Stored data
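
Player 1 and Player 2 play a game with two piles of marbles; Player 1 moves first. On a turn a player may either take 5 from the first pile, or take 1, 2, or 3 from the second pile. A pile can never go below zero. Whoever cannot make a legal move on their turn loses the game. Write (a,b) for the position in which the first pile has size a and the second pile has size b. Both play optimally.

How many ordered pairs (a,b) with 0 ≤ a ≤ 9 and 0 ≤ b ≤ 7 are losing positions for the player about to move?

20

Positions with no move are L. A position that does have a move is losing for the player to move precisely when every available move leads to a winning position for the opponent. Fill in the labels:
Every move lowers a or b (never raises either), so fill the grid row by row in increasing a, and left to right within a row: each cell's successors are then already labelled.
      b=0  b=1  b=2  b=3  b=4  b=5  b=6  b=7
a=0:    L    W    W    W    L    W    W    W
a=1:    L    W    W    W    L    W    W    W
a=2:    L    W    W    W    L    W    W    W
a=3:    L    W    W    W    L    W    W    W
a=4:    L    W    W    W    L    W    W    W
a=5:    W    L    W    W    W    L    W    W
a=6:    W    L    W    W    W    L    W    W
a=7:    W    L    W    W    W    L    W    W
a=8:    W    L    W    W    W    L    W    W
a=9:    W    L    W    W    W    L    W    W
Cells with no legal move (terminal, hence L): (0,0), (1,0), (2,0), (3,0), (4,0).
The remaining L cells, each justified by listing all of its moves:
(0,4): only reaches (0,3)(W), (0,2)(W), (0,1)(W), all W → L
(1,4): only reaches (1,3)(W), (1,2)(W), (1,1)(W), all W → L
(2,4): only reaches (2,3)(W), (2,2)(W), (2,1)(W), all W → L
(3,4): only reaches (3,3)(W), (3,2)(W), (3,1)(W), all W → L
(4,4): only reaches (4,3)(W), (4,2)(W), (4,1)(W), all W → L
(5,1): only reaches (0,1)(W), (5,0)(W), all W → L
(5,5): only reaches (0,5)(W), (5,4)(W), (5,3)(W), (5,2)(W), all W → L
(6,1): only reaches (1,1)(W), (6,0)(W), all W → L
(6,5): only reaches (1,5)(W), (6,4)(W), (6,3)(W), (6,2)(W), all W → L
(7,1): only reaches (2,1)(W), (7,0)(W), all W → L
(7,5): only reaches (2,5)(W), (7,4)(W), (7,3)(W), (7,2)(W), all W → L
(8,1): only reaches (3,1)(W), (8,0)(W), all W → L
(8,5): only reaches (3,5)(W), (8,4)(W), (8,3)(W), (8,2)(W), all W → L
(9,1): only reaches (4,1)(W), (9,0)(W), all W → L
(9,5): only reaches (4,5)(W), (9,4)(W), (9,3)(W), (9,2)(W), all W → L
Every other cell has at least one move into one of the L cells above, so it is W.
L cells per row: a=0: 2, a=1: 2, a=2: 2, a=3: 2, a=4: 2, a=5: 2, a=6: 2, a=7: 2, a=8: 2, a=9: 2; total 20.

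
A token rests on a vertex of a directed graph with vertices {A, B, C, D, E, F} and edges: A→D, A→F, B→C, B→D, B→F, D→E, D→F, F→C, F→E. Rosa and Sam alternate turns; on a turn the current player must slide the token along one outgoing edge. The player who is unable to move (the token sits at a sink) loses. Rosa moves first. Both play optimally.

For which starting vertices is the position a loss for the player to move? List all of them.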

WHAT IS EXPECTED
Repeat each line above exactly as it stands.

COMPLETED EXERCISE
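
Player 1 and Player 2 play a game with two piles of marbles; Player 1 moves first. On a turn a player may either take 5 from the first pile, or take 1, 2, or 3 from the second pile. A pile can never go below zero. Whoever cannot make a legal move on their turn loses the game. Write (a,b) for the position in which the first pile has size a and the second pile has size b. Both play optimally.

How many ordered pairs (a,b) with 0 ≤ a ≤ 9 and 0 ≤ b ≤ 7 are losing positions for the player about to move?

20

Positions with no move are L. A position that does have a move is losing for the player to move precisely when every available move leads to a winning position for the opponent. Fill in the labels:
Every move lowers a or b (never raises either), so fill the grid row by row in increasing a, and left to right within a row: each cell's successors are then already labelled.
      b=0  b=1  b=2  b=3  b=4  b=5  b=6  b=7
a=0:    L    W    W    W    L    W    W    W
a=1:    L    W    W    W    L    W    W    W
a=2:    L    W    W    W    L    W    W    W
a=3:    L    W    W    W    L    W    W    W
a=4:    L    W    W    W    L    W    W    W
a=5:    W    L    W    W    W    L    W    W
a=6:    W    L    W    W    W    L    W    W
a=7:    W    L    W    W    W    L    W    W
a=8:    W    L    W    W    W    L    W    W
a=9:    W    L    W    W    W    L    W    W
Cells with no legal move (terminal, hence L): (0,0), (1,0), (2,0), (3,0), (4,0).
The remaining L cells, each justified by listing all of its moves:
(0,4): only reaches (0,3)(W), (0,2)(W), (0,1)(W), all W → L
(1,4): only reaches (1,3)(W), (1,2)(W), (1,1)(W), all W → L
(2,4): only reaches (2,3)(W), (2,2)(W), (2,1)(W), all W → L
(3,4): only reaches (3,3)(W), (3,2)(W), (3,1)(W), all W → L
(4,4): only reaches (4,3)(W), (4,2)(W), (4,1)(W), all W → L
(5,1): only reaches (0,1)(W), (5,0)(W), all W → L
(5,5): only reaches (0,5)(W), (5,4)(W), (5,3)(W), (5,2)(W), all W → L
(6,1): only reaches (1,1)(W), (6,0)(W), all W → L
(6,5): only reaches (1,5)(W), (6,4)(W), (6,3)(W), (6,2)(W), all W → L
(7,1): only reaches (2,1)(W), (7,0)(W), all W → L
(7,5): only reaches (2,5)(W), (7,4)(W), (7,3)(W), (7,2)(W), all W → L
(8,1): only reaches (3,1)(W), (8,0)(W), all W → L
(8,5): only reaches (3,5)(W), (8,4)(W), (8,3)(W), (8,2)(W), all W → L
(9,1): only reaches (4,1)(W), (9,0)(W), all W → L
(9,5): only reaches (4,5)(W), (9,4)(W), (9,3)(W), (9,2)(W), all W → L
Every other cell has at least one move into one of the L cells above, so it is W.
L cells per row: a=0: 2, a=1: 2, a=2: 2, a=3: 2, a=4: 2, a=5: 2, a=6: 2, a=7: 2, a=8: 2, a=9: 2; total 20.

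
A token rests on a vertex of a directed graph with vertices {A, B, C, D, E, F} and edges: A→D, A→F, B→C, B→D, B→F, D→E, D→F, F→C, F→E. Rosa and Sam alternate turns; on a turn the current player must slide the token along one outgoing edge. The player who is unable to move (the token sits at a sink) loses. Rosa moves first. Both play optimally.

For which starting vertices is the position a loss for the player to move? List all of them.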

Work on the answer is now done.